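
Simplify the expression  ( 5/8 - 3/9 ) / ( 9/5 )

35/216

Numerator: 5/8 - 3/9 = 7/24
Denominator: 9/5 = 9/5
Divide: (7/24) · (5/9) = 35/216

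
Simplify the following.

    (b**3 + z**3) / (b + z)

z**3 + b**3 = (b + z)(b**2 - b*z + z**2).

b**2 - b*z + z**2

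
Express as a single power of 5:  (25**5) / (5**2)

5**8

25**5 = 5**10; 5**2 = 5**2
Combine exponents: 5**8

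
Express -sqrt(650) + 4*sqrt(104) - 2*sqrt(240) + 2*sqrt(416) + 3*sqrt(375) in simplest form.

7*sqrt(15) + 11*sqrt(26)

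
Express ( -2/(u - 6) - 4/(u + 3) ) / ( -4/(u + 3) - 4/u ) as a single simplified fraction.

(3*u^2 - 9*u)/(4*u^2 - 18*u - 36)

Numerator: -2/(u - 6) - 4/(u + 3) = (-6*u + 18)/(u^2 - 3*u - 18)
Denominator: -4/(u + 3) - 4/u = (-8*u - 12)/(u^2 + 3*u)
Divide: ((-6*u + 18)/(u^2 - 3*u - 18)) · ((u^2 + 3*u)/(-8*u - 12)) = (3*u^2 - 9*u)/(4*u^2 - 18*u - 36)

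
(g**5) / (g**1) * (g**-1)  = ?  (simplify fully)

g**3

Quotient: g**4
Multiply by (g**-1): add exponents.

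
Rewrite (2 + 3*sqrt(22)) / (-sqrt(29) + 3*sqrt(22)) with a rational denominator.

Multiply numerator and denominator by sqrt(29) + 3*sqrt(22).
Denominator becomes 169; numerator becomes 2*sqrt(29) + 6*sqrt(22) + 3*sqrt(638) + 198.

(2*sqrt(29) + 6*sqrt(22) + 3*sqrt(638) + 198)/169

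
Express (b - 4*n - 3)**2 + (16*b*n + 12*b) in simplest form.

(b + 4*n + 3)**2

Expand the square and combine the (16*b*n + 12*b) term.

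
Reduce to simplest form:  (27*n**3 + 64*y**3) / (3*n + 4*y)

9*n**2 - 12*n*y + 16*y**2

Factor as (a+b)(a**2-ab+b**2) with a=(4*y), b=(3*n).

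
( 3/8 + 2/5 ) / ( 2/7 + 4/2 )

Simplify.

217/640

Numerator: 3/8 + 2/5 = 31/40
Denominator: 2/7 + 4/2 = 16/7
Divide: (31/40) · (7/16) = 217/640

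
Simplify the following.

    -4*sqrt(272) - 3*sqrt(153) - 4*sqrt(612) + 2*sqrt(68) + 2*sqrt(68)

-41*sqrt(17)

4*sqrt(272) = 16*sqrt(17); 3*sqrt(153) = 9*sqrt(17); 4*sqrt(612) = 24*sqrt(17); 2*sqrt(68) = 4*sqrt(17); 2*sqrt(68) = 4*sqrt(17)
Combine: (-16 - 9 - 24 + 4 + 4)·sqrt(17) = -41*sqrt(17)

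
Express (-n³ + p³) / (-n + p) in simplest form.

n² + n*p + p²

Factor as (a-b)(a^2+ab+b^2) with a=p, b=n.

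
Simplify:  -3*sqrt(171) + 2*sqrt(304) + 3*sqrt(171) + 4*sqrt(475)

3*sqrt(171) = 9*sqrt(19); 2*sqrt(304) = 8*sqrt(19); 3*sqrt(171) = 9*sqrt(19); 4*sqrt(475) = 20*sqrt(19)
Combine: (-9 + 8 + 9 + 20)·sqrt(19) = 28*sqrt(19)

28*sqrt(19)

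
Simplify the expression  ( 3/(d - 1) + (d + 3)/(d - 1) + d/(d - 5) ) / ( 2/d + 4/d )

Numerator: 3/(d - 1) + (d + 3)/(d - 1) + d/(d - 5) = (2*d² - 30)/(d² - 6*d + 5)
Denominator: 2/d + 4/d = 6/d
Divide: ((2*d² - 30)/(d² - 6*d + 5)) · (d/6) = (d³ - 15*d)/(3*d² - 18*d + 15)

(d³ - 15*d)/(3*d² - 18*d + 15)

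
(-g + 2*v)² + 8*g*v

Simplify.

(g + 2*v)²

Expand the square and combine the 8*g*v term.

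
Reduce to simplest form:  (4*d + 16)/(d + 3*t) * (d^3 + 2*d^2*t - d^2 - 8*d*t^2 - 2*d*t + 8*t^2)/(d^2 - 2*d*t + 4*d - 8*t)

Factor: 4*d + 16 = 4*(d + 4);  d^3 + 2*d^2*t - d^2 - 8*d*t^2 - 2*d*t + 8*t^2 = (d - 2*t)*(d - 1)*(d + 4*t);  d^2 - 2*d*t + 4*d - 8*t = (d + 4)*(d - 2*t)
Cancel the common factors (d - 2*t), (d + 4).

(4*d^2 + 16*d*t - 4*d - 16*t)/(d + 3*t)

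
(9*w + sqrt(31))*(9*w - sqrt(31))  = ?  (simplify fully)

Difference of squares with P = 9*w, Q = sqrt(31).

81*w^2 - 31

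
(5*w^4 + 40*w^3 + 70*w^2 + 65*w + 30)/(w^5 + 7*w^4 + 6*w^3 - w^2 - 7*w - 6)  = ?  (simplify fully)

5/(w - 1)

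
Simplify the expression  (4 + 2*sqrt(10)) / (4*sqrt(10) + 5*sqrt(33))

Multiply numerator and denominator by -5*sqrt(33) + 4*sqrt(10).
Denominator becomes -665; numerator becomes -10*sqrt(330) - 20*sqrt(33) + 16*sqrt(10) + 80.

(-80 - 16*sqrt(10) + 20*sqrt(33) + 10*sqrt(330))/665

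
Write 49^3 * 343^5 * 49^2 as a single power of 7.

49^3 = 7^6; 343^5 = 7^15; 49^2 = 7^4
Combine exponents: 7^25

7^25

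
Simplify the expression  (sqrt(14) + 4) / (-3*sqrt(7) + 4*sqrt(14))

(21*sqrt(2) + 12*sqrt(7) + 56 + 16*sqrt(14))/161

Multiply numerator and denominator by 3*sqrt(7) + 4*sqrt(14).
Denominator becomes 161; numerator becomes 21*sqrt(2) + 12*sqrt(7) + 56 + 16*sqrt(14).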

^^^^^^^^^^^^^^^^

▶ **REQUIRED ACTION**: The entries shown above must be reproduced in full, exactly as written.

▶ **ANSWER TO THE PROBLEM**:
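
Simplify the expression  ( 5/8 - 3/9 ) / ( 9/5 )

35/216

Numerator: 5/8 - 3/9 = 7/24
Denominator: 9/5 = 9/5
Divide: (7/24) · (5/9) = 35/216

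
Simplify the following.

    (b**3 + z**3) / (b + z)

z**3 + b**3 = (b + z)(b**2 - b*z + z**2).

b**2 - b*z + z**2

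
Express as a single power of 5:  (25**5) / (5**2)

5**8

25**5 = 5**10; 5**2 = 5**2
Combine exponents: 5**8

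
Express -sqrt(650) + 4*sqrt(104) - 2*sqrt(240) + 2*sqrt(416) + 3*sqrt(375) in simplest form.

7*sqrt(15) + 11*sqrt(26)

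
Express ( -2/(u - 6) - 4/(u + 3) ) / ( -4/(u + 3) - 4/u ) as a single simplified fraction.

(3*u^2 - 9*u)/(4*u^2 - 18*u - 36)

Numerator: -2/(u - 6) - 4/(u + 3) = (-6*u + 18)/(u^2 - 3*u - 18)
Denominator: -4/(u + 3) - 4/u = (-8*u - 12)/(u^2 + 3*u)
Divide: ((-6*u + 18)/(u^2 - 3*u - 18)) · ((u^2 + 3*u)/(-8*u - 12)) = (3*u^2 - 9*u)/(4*u^2 - 18*u - 36)

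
(g**5) / (g**1) * (g**-1)  = ?  (simplify fully)

g**3

Quotient: g**4
Multiply by (g**-1): add exponents.

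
Rewrite (2 + 3*sqrt(22)) / (-sqrt(29) + 3*sqrt(22)) with a rational denominator.

Multiply numerator and denominator by sqrt(29) + 3*sqrt(22).
Denominator becomes 169; numerator becomes 2*sqrt(29) + 6*sqrt(22) + 3*sqrt(638) + 198.

(2*sqrt(29) + 6*sqrt(22) + 3*sqrt(638) + 198)/169

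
Express (b - 4*n - 3)**2 + (16*b*n + 12*b) in simplest form.

(b + 4*n + 3)**2

Expand the square and combine the (16*b*n + 12*b) term.

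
Reduce to simplest form:  (27*n**3 + 64*y**3) / (3*n + 4*y)

9*n**2 - 12*n*y + 16*y**2

Factor as (a+b)(a**2-ab+b**2) with a=(4*y), b=(3*n).

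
( 3/8 + 2/5 ) / ( 2/7 + 4/2 )

Simplify.

217/640

Numerator: 3/8 + 2/5 = 31/40
Denominator: 2/7 + 4/2 = 16/7
Divide: (31/40) · (7/16) = 217/640

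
Simplify the following.

    -4*sqrt(272) - 3*sqrt(153) - 4*sqrt(612) + 2*sqrt(68) + 2*sqrt(68)

-41*sqrt(17)

4*sqrt(272) = 16*sqrt(17); 3*sqrt(153) = 9*sqrt(17); 4*sqrt(612) = 24*sqrt(17); 2*sqrt(68) = 4*sqrt(17); 2*sqrt(68) = 4*sqrt(17)
Combine: (-16 - 9 - 24 + 4 + 4)·sqrt(17) = -41*sqrt(17)

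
Express (-n³ + p³) / (-n + p) in simplest form.

n² + n*p + p²

Factor as (a-b)(a^2+ab+b^2) with a=p, b=n.

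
Simplify:  -3*sqrt(171) + 2*sqrt(304) + 3*sqrt(171) + 4*sqrt(475)

3*sqrt(171) = 9*sqrt(19); 2*sqrt(304) = 8*sqrt(19); 3*sqrt(171) = 9*sqrt(19); 4*sqrt(475) = 20*sqrt(19)
Combine: (-9 + 8 + 9 + 20)·sqrt(19) = 28*sqrt(19)

28*sqrt(19)

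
Simplify the expression  ( 3/(d - 1) + (d + 3)/(d - 1) + d/(d - 5) ) / ( 2/d + 4/d )

Numerator: 3/(d - 1) + (d + 3)/(d - 1) + d/(d - 5) = (2*d² - 30)/(d² - 6*d + 5)
Denominator: 2/d + 4/d = 6/d
Divide: ((2*d² - 30)/(d² - 6*d + 5)) · (d/6) = (d³ - 15*d)/(3*d² - 18*d + 15)

(d³ - 15*d)/(3*d² - 18*d + 15)

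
(-g + 2*v)² + 8*g*v

Simplify.

(g + 2*v)²

Expand the square and combine the 8*g*v term.

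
Reduce to simplest form:  (4*d + 16)/(d + 3*t) * (d^3 + 2*d^2*t - d^2 - 8*d*t^2 - 2*d*t + 8*t^2)/(d^2 - 2*d*t + 4*d - 8*t)

Factor: 4*d + 16 = 4*(d + 4);  d^3 + 2*d^2*t - d^2 - 8*d*t^2 - 2*d*t + 8*t^2 = (d - 2*t)*(d - 1)*(d + 4*t);  d^2 - 2*d*t + 4*d - 8*t = (d + 4)*(d - 2*t)
Cancel the common factors (d - 2*t), (d + 4).

(4*d^2 + 16*d*t - 4*d - 16*t)/(d + 3*t)

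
(9*w + sqrt(31))*(9*w - sqrt(31))  = ?  (simplify fully)

Difference of squares with P = 9*w, Q = sqrt(31).

81*w^2 - 31

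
(5*w^4 + 40*w^3 + 70*w^2 + 65*w + 30)/(w^5 + 7*w^4 + 6*w^3 - w^2 - 7*w - 6)  = ?  (simplify fully)

5/(w - 1)

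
Simplify the expression  (4 + 2*sqrt(10)) / (4*sqrt(10) + 5*sqrt(33))

Multiply numerator and denominator by -5*sqrt(33) + 4*sqrt(10).
Denominator becomes -665; numerator becomes -10*sqrt(330) - 20*sqrt(33) + 16*sqrt(10) + 80.

(-80 - 16*sqrt(10) + 20*sqrt(33) + 10*sqrt(330))/665

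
Write 49^3 * 343^5 * 49^2 as a single power of 7.

49^3 = 7^6; 343^5 = 7^15; 49^2 = 7^4
Combine exponents: 7^25

7^25

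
Simplify the expression  (sqrt(14) + 4) / (-3*sqrt(7) + 4*sqrt(14))

(21*sqrt(2) + 12*sqrt(7) + 56 + 16*sqrt(14))/161

Multiply numerator and denominator by 3*sqrt(7) + 4*sqrt(14).
Denominator becomes 161; numerator becomes 21*sqrt(2) + 12*sqrt(7) + 56 + 16*sqrt(14).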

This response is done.